DATASET RECORDS Start Marker

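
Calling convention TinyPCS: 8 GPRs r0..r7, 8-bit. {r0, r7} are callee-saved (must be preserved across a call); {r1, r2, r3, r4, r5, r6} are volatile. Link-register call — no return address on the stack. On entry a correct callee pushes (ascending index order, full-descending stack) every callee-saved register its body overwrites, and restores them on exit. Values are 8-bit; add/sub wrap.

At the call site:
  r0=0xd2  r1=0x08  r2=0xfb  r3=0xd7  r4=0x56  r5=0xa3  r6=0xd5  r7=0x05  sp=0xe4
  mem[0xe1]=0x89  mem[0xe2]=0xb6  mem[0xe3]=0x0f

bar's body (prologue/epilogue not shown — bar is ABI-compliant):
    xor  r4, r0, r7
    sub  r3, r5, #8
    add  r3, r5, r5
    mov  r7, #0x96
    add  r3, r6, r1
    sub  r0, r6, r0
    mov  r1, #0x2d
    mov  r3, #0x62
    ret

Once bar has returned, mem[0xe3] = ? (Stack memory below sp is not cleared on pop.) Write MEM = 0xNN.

prologue: push r0 → mem[0xe3]=0xd2, sp=0xe3
prologue: push r7 → mem[0xe2]=0x05, sp=0xe2
body[0] xor  r4, r0, r7 → r4=0xd7
body[1] sub  r3, r5, #8 → r3=0x9b
body[2] add  r3, r5, r5 → r3=0x46
body[3] mov  r7, #0x96 → r7=0x96
body[4] add  r3, r6, r1 → r3=0xdd
body[5] sub  r0, r6, r0 → r0=0x03
body[6] mov  r1, #0x2d → r1=0x2d
body[7] mov  r3, #0x62 → r3=0x62
epilogue: pop r7=0x05, sp=0xe3
epilogue: pop r0=0xd2, sp=0xe4
prologue pushed ['r0', 'r7'] at ['0xe3', '0xe2']

MEM = 0xd2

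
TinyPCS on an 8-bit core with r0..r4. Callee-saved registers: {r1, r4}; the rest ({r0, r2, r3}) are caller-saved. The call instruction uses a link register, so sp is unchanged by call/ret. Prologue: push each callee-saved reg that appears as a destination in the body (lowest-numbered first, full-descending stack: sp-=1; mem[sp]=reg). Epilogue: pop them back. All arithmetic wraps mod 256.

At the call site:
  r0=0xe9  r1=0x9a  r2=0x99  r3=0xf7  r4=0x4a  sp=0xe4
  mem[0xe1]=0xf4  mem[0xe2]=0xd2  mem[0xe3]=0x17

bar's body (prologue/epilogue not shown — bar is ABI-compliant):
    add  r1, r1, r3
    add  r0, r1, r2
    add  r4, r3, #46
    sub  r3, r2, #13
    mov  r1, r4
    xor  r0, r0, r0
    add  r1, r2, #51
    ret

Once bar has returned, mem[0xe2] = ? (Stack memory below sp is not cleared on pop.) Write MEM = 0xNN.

prologue: push r1 -> mem[0xe3]=0x9a, sp=0xe3
prologue: push r4 -> mem[0xe2]=0x4a, sp=0xe2
body[0] add  r1, r1, r3 -> r1=0x91
body[1] add  r0, r1, r2 -> r0=0x2a
body[2] add  r4, r3, #46 -> r4=0x25
body[3] sub  r3, r2, #13 -> r3=0x8c
body[4] mov  r1, r4 -> r1=0x25
body[5] xor  r0, r0, r0 -> r0=0x00
body[6] add  r1, r2, #51 -> r1=0xcc
epilogue: pop r4=0x4a, sp=0xe3
epilogue: pop r1=0x9a, sp=0xe4
prologue pushed ['r1', 'r4'] at ['0xe3', '0xe2']

MEM = 0x4a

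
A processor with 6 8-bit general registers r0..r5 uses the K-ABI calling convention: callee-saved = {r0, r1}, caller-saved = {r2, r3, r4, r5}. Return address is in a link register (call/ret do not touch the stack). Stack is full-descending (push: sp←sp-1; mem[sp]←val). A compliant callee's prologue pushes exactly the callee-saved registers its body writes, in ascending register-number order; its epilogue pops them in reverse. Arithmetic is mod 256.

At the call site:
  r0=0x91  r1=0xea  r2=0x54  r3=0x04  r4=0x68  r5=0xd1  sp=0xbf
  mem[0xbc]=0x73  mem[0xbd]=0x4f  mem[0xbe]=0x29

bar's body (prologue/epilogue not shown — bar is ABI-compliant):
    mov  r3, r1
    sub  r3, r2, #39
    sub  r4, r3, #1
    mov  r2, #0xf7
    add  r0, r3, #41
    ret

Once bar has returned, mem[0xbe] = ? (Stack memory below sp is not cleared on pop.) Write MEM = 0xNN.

prologue: push r0 -> mem[0xbe]=0x91, sp=0xbe
body[0] mov  r3, r1 -> r3=0xea
body[1] sub  r3, r2, #39 -> r3=0x2d
body[2] sub  r4, r3, #1 -> r4=0x2c
body[3] mov  r2, #0xf7 -> r2=0xf7
body[4] add  r0, r3, #41 -> r0=0x56
epilogue: pop r0=0x91, sp=0xbf
prologue pushed ['r0'] at ['0xbe']

MEM = 0x91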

DATASET RECORDS End Marker

(WHAT YOU SHOULD DO)
The complete material above is to be retyped word for word.

(SOLUTION FOR THIS TASK)
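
Calling convention TinyPCS: 8 GPRs r0..r7, 8-bit. {r0, r7} are callee-saved (must be preserved across a call); {r1, r2, r3, r4, r5, r6} are volatile. Link-register call — no return address on the stack. On entry a correct callee pushes (ascending index order, full-descending stack) every callee-saved register its body overwrites, and restores them on exit. Values are 8-bit; add/sub wrap.

At the call site:
  r0=0xd2  r1=0x08  r2=0xfb  r3=0xd7  r4=0x56  r5=0xa3  r6=0xd5  r7=0x05  sp=0xe4
  mem[0xe1]=0x89  mem[0xe2]=0xb6  mem[0xe3]=0x0f

bar's body (prologue/epilogue not shown — bar is ABI-compliant):
    xor  r4, r0, r7
    sub  r3, r5, #8
    add  r3, r5, r5
    mov  r7, #0x96
    add  r3, r6, r1
    sub  r0, r6, r0
    mov  r1, #0x2d
    mov  r3, #0x62
    ret

Once bar has returned, mem[0xe3] = ? (Stack memory below sp is not cleared on pop.) Write MEM = 0xNN.

prologue: push r0 → mem[0xe3]=0xd2, sp=0xe3
prologue: push r7 → mem[0xe2]=0x05, sp=0xe2
body[0] xor  r4, r0, r7 → r4=0xd7
body[1] sub  r3, r5, #8 → r3=0x9b
body[2] add  r3, r5, r5 → r3=0x46
body[3] mov  r7, #0x96 → r7=0x96
body[4] add  r3, r6, r1 → r3=0xdd
body[5] sub  r0, r6, r0 → r0=0x03
body[6] mov  r1, #0x2d → r1=0x2d
body[7] mov  r3, #0x62 → r3=0x62
epilogue: pop r7=0x05, sp=0xe3
epilogue: pop r0=0xd2, sp=0xe4
prologue pushed ['r0', 'r7'] at ['0xe3', '0xe2']

MEM = 0xd2

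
TinyPCS on an 8-bit core with r0..r4. Callee-saved registers: {r1, r4}; the rest ({r0, r2, r3}) are caller-saved. The call instruction uses a link register, so sp is unchanged by call/ret. Prologue: push each callee-saved reg that appears as a destination in the body (lowest-numbered first, full-descending stack: sp-=1; mem[sp]=reg). Epilogue: pop them back. All arithmetic wraps mod 256.

At the call site:
  r0=0xe9  r1=0x9a  r2=0x99  r3=0xf7  r4=0x4a  sp=0xe4
  mem[0xe1]=0xf4  mem[0xe2]=0xd2  mem[0xe3]=0x17

bar's body (prologue/epilogue not shown — bar is ABI-compliant):
    add  r1, r1, r3
    add  r0, r1, r2
    add  r4, r3, #46
    sub  r3, r2, #13
    mov  r1, r4
    xor  r0, r0, r0
    add  r1, r2, #51
    ret

Once bar has returned, mem[0xe2] = ? (Stack memory below sp is not cleared on pop.) Write MEM = 0xNN.

prologue: push r1 -> mem[0xe3]=0x9a, sp=0xe3
prologue: push r4 -> mem[0xe2]=0x4a, sp=0xe2
body[0] add  r1, r1, r3 -> r1=0x91
body[1] add  r0, r1, r2 -> r0=0x2a
body[2] add  r4, r3, #46 -> r4=0x25
body[3] sub  r3, r2, #13 -> r3=0x8c
body[4] mov  r1, r4 -> r1=0x25
body[5] xor  r0, r0, r0 -> r0=0x00
body[6] add  r1, r2, #51 -> r1=0xcc
epilogue: pop r4=0x4a, sp=0xe3
epilogue: pop r1=0x9a, sp=0xe4
prologue pushed ['r1', 'r4'] at ['0xe3', '0xe2']

MEM = 0x4a

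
A processor with 6 8-bit general registers r0..r5 uses the K-ABI calling convention: callee-saved = {r0, r1}, caller-saved = {r2, r3, r4, r5}. Return address is in a link register (call/ret do not touch the stack). Stack is full-descending (push: sp←sp-1; mem[sp]←val). A compliant callee's prologue pushes exactly the callee-saved registers its body writes, in ascending register-number order; its epilogue pops them in reverse. Arithmetic is mod 256.

At the call site:
  r0=0x91  r1=0xea  r2=0x54  r3=0x04  r4=0x68  r5=0xd1  sp=0xbf
  mem[0xbc]=0x73  mem[0xbd]=0x4f  mem[0xbe]=0x29

bar's body (prologue/epilogue not shown — bar is ABI-compliant):
    mov  r3, r1
    sub  r3, r2, #39
    sub  r4, r3, #1
    mov  r2, #0xf7
    add  r0, r3, #41
    ret

Once bar has returned, mem[0xbe] = ? (Stack memory below sp is not cleared on pop.) Write MEM = 0xNN.

prologue: push r0 -> mem[0xbe]=0x91, sp=0xbe
body[0] mov  r3, r1 -> r3=0xea
body[1] sub  r3, r2, #39 -> r3=0x2d
body[2] sub  r4, r3, #1 -> r4=0x2c
body[3] mov  r2, #0xf7 -> r2=0xf7
body[4] add  r0, r3, #41 -> r0=0x56
epilogue: pop r0=0x91, sp=0xbf
prologue pushed ['r0'] at ['0xbe']

MEM = 0x91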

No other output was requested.